### Input records
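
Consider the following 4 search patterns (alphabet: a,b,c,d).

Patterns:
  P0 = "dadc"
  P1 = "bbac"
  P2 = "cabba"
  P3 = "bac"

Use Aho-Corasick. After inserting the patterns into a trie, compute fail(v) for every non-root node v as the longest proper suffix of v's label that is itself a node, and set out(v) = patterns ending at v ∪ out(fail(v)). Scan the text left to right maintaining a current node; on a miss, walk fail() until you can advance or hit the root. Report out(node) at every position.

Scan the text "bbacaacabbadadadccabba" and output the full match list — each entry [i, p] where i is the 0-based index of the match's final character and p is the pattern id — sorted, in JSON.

Build:
Trie (insert patterns):
  n0 'ε': b→5 c→9 d→1
  n1 'd': a→2
  n2 'da': d→3
  n3 'dad': c→4
  n4 'dadc': ·  [P0 ends]
  n5 'b': a→14 b→6
  n6 'bb': a→7
  n7 'bba': c→8
  n8 'bbac': ·  [P1 ends]
  n9 'c': a→10
  n10 'ca': b→11
  n11 'cab': b→12
  n12 'cabb': a→13
  n13 'cabba': ·  [P2 ends]
  n14 'ba': c→15
  n15 'bac': ·  [P3 ends]

Failure links (BFS by depth):
  fail(1) 'd': from fail(0)=0 chase 'd': 0 ⇒ 0;  out=∅∪out(0)=∅
  fail(5) 'b': from fail(0)=0 chase 'b': 0 ⇒ 0;  out=∅∪out(0)=∅
  fail(9) 'c': from fail(0)=0 chase 'c': 0 ⇒ 0;  out=∅∪out(0)=∅
  fail(2) 'da': from fail(1)=0 chase 'a': 0 ⇒ 0;  out=∅∪out(0)=∅
  fail(6) 'bb': from fail(5)=0 chase 'b': 0 ⇒ 5;  out=∅∪out(5)=∅
  fail(10) 'ca': from fail(9)=0 chase 'a': 0 ⇒ 0;  out=∅∪out(0)=∅
  fail(14) 'ba': from fail(5)=0 chase 'a': 0 ⇒ 0;  out=∅∪out(0)=∅
  fail(3) 'dad': from fail(2)=0 chase 'd': 0 ⇒ 1;  out=∅∪out(1)=∅
  fail(7) 'bba': from fail(6)=5 chase 'a': 5 ⇒ 14;  out=∅∪out(14)=∅
  fail(11) 'cab': from fail(10)=0 chase 'b': 0 ⇒ 5;  out=∅∪out(5)=∅
  fail(15) 'bac': from fail(14)=0 chase 'c': 0 ⇒ 9;  out={3}∪out(9)={3}
  fail(4) 'dadc': from fail(3)=1 chase 'c': 1→0 ⇒ 9;  out={0}∪out(9)={0}
  fail(8) 'bbac': from fail(7)=14 chase 'c': 14 ⇒ 15;  out={1}∪out(15)={1,3}
  fail(12) 'cabb': from fail(11)=5 chase 'b': 5 ⇒ 6;  out=∅∪out(6)=∅
  fail(13) 'cabba': from fail(12)=6 chase 'a': 6 ⇒ 7;  out={2}∪out(7)={2}

Run:
pos 0 'b': at 5
pos 1 'b': at 6
pos 2 'a': at 7
pos 3 'c': at 8  emit P1@[0:3],P3@[1:3]
pos 4 'a': at 10 (fail-walked)
pos 5 'a': at 0 (fail-walked)
pos 6 'c': at 9
pos 7 'a': at 10
pos 8 'b': at 11
pos 9 'b': at 12
pos 10 'a': at 13  emit P2@[6:10]
pos 11 'd': at 1 (fail-walked)
pos 12 'a': at 2
pos 13 'd': at 3
pos 14 'a': at 2 (fail-walked)
pos 15 'd': at 3
pos 16 'c': at 4  emit P0@[13:16]
pos 17 'c': at 9 (fail-walked)
pos 18 'a': at 10
pos 19 'b': at 11
pos 20 'b': at 12
pos 21 'a': at 13  emit P2@[17:21]

All matches (sorted): [[3,1],[3,3],[10,2],[16,0],[21,2]]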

### Required action
Every entry must be printed again, exactly as it reads.

### Task result
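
Consider the following 4 search patterns (alphabet: a,b,c,d).

Patterns:
  P0 = "dadc"
  P1 = "bbac"
  P2 = "cabba"
  P3 = "bac"

Use Aho-Corasick. After inserting the patterns into a trie, compute fail(v) for every non-root node v as the longest proper suffix of v's label that is itself a node, and set out(v) = patterns ending at v ∪ out(fail(v)). Scan the text left to right maintaining a current node; on a miss, walk fail() until you can advance or hit the root. Report out(node) at every position.

Scan the text "bbacaacabbadadadccabba" and output the full match list — each entry [i, p] where i is the 0-based index of the match's final character and p is the pattern id — sorted, in JSON.

Build:
Trie (insert patterns):
  n0 'ε': b→5 c→9 d→1
  n1 'd': a→2
  n2 'da': d→3
  n3 'dad': c→4
  n4 'dadc': ·  [P0 ends]
  n5 'b': a→14 b→6
  n6 'bb': a→7
  n7 'bba': c→8
  n8 'bbac': ·  [P1 ends]
  n9 'c': a→10
  n10 'ca': b→11
  n11 'cab': b→12
  n12 'cabb': a→13
  n13 'cabba': ·  [P2 ends]
  n14 'ba': c→15
  n15 'bac': ·  [P3 ends]

Failure links (BFS by depth):
  fail(1) 'd': from fail(0)=0 chase 'd': 0 ⇒ 0;  out=∅∪out(0)=∅
  fail(5) 'b': from fail(0)=0 chase 'b': 0 ⇒ 0;  out=∅∪out(0)=∅
  fail(9) 'c': from fail(0)=0 chase 'c': 0 ⇒ 0;  out=∅∪out(0)=∅
  fail(2) 'da': from fail(1)=0 chase 'a': 0 ⇒ 0;  out=∅∪out(0)=∅
  fail(6) 'bb': from fail(5)=0 chase 'b': 0 ⇒ 5;  out=∅∪out(5)=∅
  fail(10) 'ca': from fail(9)=0 chase 'a': 0 ⇒ 0;  out=∅∪out(0)=∅
  fail(14) 'ba': from fail(5)=0 chase 'a': 0 ⇒ 0;  out=∅∪out(0)=∅
  fail(3) 'dad': from fail(2)=0 chase 'd': 0 ⇒ 1;  out=∅∪out(1)=∅
  fail(7) 'bba': from fail(6)=5 chase 'a': 5 ⇒ 14;  out=∅∪out(14)=∅
  fail(11) 'cab': from fail(10)=0 chase 'b': 0 ⇒ 5;  out=∅∪out(5)=∅
  fail(15) 'bac': from fail(14)=0 chase 'c': 0 ⇒ 9;  out={3}∪out(9)={3}
  fail(4) 'dadc': from fail(3)=1 chase 'c': 1→0 ⇒ 9;  out={0}∪out(9)={0}
  fail(8) 'bbac': from fail(7)=14 chase 'c': 14 ⇒ 15;  out={1}∪out(15)={1,3}
  fail(12) 'cabb': from fail(11)=5 chase 'b': 5 ⇒ 6;  out=∅∪out(6)=∅
  fail(13) 'cabba': from fail(12)=6 chase 'a': 6 ⇒ 7;  out={2}∪out(7)={2}

Run:
pos 0 'b': at 5
pos 1 'b': at 6
pos 2 'a': at 7
pos 3 'c': at 8  emit P1@[0:3],P3@[1:3]
pos 4 'a': at 10 (fail-walked)
pos 5 'a': at 0 (fail-walked)
pos 6 'c': at 9
pos 7 'a': at 10
pos 8 'b': at 11
pos 9 'b': at 12
pos 10 'a': at 13  emit P2@[6:10]
pos 11 'd': at 1 (fail-walked)
pos 12 'a': at 2
pos 13 'd': at 3
pos 14 'a': at 2 (fail-walked)
pos 15 'd': at 3
pos 16 'c': at 4  emit P0@[13:16]
pos 17 'c': at 9 (fail-walked)
pos 18 'a': at 10
pos 19 'b': at 11
pos 20 'b': at 12
pos 21 'a': at 13  emit P2@[17:21]

All matches (sorted): [[3,1],[3,3],[10,2],[16,0],[21,2]]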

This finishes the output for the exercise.